* _THE DATA_
>>

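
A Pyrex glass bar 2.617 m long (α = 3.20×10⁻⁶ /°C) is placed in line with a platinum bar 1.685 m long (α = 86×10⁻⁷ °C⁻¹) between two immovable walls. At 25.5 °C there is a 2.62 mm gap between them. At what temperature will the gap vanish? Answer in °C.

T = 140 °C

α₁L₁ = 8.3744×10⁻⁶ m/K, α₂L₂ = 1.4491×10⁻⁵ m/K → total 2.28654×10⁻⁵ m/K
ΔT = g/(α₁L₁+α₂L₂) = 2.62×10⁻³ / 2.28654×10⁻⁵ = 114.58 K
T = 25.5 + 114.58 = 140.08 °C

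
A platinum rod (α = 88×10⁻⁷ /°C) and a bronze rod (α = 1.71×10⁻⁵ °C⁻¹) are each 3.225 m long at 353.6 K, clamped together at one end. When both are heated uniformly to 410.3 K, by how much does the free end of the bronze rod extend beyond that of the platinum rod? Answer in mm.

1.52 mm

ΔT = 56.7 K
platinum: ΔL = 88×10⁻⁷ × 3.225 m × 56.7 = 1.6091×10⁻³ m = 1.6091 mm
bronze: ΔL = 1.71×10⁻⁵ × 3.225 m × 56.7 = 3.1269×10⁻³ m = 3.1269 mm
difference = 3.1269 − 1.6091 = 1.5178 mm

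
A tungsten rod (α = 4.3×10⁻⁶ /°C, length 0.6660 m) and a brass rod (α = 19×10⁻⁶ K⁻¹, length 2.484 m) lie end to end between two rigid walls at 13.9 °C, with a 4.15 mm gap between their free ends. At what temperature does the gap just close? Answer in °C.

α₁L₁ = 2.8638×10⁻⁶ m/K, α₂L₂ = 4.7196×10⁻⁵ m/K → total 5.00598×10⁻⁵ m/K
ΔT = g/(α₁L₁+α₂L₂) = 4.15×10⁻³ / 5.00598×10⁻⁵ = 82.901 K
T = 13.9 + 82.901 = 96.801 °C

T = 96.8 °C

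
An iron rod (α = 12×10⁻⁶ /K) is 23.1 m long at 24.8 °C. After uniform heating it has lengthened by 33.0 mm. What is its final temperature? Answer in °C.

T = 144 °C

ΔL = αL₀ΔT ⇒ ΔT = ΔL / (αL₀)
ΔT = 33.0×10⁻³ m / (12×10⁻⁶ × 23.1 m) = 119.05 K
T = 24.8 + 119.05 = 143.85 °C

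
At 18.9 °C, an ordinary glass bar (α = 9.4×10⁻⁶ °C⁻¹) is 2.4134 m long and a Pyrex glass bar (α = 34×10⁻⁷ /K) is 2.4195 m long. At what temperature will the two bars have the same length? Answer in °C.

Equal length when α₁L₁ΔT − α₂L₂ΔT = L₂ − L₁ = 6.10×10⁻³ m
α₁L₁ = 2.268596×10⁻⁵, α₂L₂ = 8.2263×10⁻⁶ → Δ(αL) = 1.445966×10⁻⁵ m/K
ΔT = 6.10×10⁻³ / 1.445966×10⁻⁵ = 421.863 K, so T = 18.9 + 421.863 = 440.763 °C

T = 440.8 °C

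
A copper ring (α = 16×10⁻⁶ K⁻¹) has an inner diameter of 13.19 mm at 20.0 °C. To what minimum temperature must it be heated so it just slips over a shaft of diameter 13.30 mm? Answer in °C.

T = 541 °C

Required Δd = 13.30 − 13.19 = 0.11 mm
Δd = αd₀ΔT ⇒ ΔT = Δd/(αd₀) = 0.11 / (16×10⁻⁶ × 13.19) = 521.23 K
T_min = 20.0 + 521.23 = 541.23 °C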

<<
>>

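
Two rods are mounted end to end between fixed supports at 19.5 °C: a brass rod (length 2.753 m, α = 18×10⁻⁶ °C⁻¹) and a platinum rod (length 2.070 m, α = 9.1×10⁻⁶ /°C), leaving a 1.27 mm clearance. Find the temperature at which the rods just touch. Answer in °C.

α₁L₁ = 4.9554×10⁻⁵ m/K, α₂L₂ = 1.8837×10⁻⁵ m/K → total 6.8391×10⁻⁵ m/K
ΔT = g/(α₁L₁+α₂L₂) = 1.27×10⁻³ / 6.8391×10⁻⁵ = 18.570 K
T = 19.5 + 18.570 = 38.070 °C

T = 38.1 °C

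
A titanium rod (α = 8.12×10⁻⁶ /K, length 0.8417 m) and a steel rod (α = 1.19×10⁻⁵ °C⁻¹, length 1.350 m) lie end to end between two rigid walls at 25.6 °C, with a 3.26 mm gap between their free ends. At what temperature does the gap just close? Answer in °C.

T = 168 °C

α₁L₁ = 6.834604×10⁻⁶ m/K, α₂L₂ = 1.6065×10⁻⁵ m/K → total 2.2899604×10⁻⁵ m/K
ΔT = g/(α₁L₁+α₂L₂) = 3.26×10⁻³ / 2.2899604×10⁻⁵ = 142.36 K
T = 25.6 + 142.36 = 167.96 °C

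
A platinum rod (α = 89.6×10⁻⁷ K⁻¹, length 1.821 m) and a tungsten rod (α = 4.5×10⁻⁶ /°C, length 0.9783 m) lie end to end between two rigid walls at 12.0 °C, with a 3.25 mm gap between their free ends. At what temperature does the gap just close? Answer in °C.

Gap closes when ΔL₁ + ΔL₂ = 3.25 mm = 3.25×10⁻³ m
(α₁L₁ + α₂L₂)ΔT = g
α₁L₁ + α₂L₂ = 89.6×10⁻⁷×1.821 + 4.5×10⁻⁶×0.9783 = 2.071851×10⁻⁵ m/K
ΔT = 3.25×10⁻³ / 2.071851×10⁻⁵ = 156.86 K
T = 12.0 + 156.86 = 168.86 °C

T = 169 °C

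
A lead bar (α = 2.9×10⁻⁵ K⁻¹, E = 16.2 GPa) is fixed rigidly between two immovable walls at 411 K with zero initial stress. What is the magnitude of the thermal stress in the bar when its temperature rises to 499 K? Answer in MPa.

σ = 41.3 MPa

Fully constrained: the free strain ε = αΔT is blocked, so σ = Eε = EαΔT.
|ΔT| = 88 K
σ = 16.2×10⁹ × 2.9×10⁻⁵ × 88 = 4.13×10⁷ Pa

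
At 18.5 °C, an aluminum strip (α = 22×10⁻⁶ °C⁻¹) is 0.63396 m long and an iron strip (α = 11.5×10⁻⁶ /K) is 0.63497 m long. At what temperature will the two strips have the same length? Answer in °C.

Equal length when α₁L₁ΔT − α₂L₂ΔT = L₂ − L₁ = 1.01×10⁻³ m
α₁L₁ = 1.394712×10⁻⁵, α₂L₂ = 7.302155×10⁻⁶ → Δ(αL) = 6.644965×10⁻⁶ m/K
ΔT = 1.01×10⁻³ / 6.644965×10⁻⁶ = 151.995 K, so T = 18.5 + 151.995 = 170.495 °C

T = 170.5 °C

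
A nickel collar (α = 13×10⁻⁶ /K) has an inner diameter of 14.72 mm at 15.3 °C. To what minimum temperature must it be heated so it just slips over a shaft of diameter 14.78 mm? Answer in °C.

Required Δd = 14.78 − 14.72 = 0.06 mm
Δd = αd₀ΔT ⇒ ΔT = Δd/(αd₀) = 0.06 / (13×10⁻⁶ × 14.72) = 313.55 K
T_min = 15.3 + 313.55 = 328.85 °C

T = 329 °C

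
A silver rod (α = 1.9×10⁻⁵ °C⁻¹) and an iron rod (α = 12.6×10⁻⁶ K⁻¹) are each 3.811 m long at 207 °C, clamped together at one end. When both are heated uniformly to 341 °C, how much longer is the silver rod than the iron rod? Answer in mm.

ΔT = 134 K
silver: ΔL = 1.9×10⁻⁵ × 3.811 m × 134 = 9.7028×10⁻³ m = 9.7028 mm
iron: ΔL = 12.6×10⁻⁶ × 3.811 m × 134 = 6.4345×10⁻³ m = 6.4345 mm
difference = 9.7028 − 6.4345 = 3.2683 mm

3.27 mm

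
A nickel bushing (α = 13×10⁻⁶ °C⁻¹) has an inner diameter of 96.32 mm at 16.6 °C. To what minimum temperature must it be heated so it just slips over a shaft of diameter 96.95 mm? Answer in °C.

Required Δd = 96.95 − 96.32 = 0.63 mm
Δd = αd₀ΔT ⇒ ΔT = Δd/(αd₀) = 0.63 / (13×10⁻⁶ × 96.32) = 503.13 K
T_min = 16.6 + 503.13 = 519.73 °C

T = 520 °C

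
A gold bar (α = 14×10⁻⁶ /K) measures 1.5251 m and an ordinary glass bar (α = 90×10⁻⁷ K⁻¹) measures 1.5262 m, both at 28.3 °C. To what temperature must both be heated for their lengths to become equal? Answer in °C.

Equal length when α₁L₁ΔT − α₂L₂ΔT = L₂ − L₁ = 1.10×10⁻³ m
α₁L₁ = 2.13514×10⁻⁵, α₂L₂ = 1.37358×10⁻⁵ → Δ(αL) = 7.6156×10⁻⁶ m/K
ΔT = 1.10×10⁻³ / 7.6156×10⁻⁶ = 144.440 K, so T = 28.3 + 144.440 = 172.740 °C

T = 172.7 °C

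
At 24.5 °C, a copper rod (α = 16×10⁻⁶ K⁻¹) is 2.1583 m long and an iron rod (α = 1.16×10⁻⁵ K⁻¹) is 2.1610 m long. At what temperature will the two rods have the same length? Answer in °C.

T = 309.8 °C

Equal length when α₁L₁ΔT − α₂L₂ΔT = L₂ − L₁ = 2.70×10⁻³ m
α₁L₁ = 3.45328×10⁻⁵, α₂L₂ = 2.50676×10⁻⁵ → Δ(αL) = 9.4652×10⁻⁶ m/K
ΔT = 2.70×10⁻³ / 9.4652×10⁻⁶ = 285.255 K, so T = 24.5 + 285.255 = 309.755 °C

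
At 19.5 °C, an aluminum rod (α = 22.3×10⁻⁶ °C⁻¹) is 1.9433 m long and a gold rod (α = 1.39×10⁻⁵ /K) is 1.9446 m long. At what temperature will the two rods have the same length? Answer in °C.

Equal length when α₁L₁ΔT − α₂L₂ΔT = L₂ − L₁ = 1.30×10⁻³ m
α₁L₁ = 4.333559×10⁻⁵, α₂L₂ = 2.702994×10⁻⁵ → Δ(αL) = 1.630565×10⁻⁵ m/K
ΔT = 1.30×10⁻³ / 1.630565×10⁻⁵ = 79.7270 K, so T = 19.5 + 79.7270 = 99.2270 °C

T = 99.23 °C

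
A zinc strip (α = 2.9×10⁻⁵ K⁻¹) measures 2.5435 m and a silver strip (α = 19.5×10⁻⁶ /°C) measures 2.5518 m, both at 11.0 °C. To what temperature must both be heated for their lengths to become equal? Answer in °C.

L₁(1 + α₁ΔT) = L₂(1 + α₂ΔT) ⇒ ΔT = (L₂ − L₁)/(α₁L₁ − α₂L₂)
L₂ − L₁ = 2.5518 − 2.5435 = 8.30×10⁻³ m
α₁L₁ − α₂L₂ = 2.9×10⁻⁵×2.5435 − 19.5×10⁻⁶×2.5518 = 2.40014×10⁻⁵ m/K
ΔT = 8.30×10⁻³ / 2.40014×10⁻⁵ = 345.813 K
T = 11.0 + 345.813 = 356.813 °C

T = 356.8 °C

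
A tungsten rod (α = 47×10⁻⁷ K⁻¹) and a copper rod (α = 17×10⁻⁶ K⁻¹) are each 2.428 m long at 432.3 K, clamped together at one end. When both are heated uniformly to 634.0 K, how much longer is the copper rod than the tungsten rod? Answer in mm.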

<<
>>

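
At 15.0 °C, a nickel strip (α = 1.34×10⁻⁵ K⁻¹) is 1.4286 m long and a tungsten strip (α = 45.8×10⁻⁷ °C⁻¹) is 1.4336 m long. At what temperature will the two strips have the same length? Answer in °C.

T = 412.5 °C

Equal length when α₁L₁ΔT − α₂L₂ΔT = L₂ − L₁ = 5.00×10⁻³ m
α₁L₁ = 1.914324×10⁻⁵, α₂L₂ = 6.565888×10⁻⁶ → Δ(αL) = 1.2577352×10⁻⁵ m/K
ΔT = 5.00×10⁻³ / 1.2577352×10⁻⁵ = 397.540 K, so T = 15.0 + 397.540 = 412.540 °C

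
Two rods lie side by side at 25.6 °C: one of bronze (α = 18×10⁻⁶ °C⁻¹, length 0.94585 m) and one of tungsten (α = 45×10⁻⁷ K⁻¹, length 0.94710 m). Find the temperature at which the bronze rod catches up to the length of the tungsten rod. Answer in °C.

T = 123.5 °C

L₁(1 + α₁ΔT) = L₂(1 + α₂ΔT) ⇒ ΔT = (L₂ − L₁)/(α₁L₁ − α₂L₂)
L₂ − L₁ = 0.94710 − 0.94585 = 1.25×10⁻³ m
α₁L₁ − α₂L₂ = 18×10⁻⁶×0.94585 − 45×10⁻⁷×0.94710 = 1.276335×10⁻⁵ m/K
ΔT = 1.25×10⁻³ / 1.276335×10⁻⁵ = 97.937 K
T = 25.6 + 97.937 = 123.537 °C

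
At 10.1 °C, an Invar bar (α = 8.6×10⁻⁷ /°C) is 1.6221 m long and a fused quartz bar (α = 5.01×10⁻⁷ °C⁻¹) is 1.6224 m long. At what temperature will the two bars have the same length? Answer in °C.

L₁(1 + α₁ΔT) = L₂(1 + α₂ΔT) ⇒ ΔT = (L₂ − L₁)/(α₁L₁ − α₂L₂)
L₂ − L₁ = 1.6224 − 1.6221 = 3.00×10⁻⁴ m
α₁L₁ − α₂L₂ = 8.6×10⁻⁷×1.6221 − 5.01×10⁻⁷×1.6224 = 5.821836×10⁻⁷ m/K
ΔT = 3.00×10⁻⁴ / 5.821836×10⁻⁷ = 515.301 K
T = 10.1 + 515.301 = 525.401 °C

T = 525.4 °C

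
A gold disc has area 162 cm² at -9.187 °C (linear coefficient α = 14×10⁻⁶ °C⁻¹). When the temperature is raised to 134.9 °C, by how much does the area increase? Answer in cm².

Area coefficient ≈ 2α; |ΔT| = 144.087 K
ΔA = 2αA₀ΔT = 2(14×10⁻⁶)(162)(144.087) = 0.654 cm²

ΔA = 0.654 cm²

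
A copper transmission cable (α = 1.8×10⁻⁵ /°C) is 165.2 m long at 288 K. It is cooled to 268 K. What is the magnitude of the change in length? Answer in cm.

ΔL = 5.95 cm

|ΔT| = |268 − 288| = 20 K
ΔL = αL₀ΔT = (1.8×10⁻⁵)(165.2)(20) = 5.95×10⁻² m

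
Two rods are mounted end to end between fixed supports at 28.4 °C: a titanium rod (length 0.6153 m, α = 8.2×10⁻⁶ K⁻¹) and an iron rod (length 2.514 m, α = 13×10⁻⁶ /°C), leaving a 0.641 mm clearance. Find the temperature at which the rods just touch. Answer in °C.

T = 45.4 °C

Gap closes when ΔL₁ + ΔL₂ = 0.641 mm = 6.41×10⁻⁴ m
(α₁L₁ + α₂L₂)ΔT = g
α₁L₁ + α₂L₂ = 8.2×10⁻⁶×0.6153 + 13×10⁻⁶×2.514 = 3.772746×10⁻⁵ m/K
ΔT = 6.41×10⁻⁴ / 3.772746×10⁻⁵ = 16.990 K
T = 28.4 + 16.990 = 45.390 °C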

<<

* _WHAT TO WORK ON_
Using the entries above, give back exactly the line containing "At 19.5 °C, an", the line containing "A tungsten rod (α = 47×10⁻⁷", and every line between them, and nothing else.

* _OUTPUT OF THE EXERCISE_
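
At 19.5 °C, an aluminum rod (α = 22.3×10⁻⁶ °C⁻¹) is 1.9433 m long and a gold rod (α = 1.39×10⁻⁵ /K) is 1.9446 m long. At what temperature will the two rods have the same length? Answer in °C.

Equal length when α₁L₁ΔT − α₂L₂ΔT = L₂ − L₁ = 1.30×10⁻³ m
α₁L₁ = 4.333559×10⁻⁵, α₂L₂ = 2.702994×10⁻⁵ → Δ(αL) = 1.630565×10⁻⁵ m/K
ΔT = 1.30×10⁻³ / 1.630565×10⁻⁵ = 79.7270 K, so T = 19.5 + 79.7270 = 99.2270 °C

T = 99.23 °C

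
A zinc strip (α = 2.9×10⁻⁵ K⁻¹) measures 2.5435 m and a silver strip (α = 19.5×10⁻⁶ /°C) measures 2.5518 m, both at 11.0 °C. To what temperature must both be heated for their lengths to become equal? Answer in °C.

L₁(1 + α₁ΔT) = L₂(1 + α₂ΔT) ⇒ ΔT = (L₂ − L₁)/(α₁L₁ − α₂L₂)
L₂ − L₁ = 2.5518 − 2.5435 = 8.30×10⁻³ m
α₁L₁ − α₂L₂ = 2.9×10⁻⁵×2.5435 − 19.5×10⁻⁶×2.5518 = 2.40014×10⁻⁵ m/K
ΔT = 8.30×10⁻³ / 2.40014×10⁻⁵ = 345.813 K
T = 11.0 + 345.813 = 356.813 °C

T = 356.8 °C

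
A tungsten rod (α = 47×10⁻⁷ K⁻¹) and a copper rod (α = 17×10⁻⁶ K⁻¹) are each 2.428 m long at 432.3 K, clamped together at one end. When both are heated uniformly to 634.0 K, how much longer is the copper rod than the tungsten rod? Answer in mm.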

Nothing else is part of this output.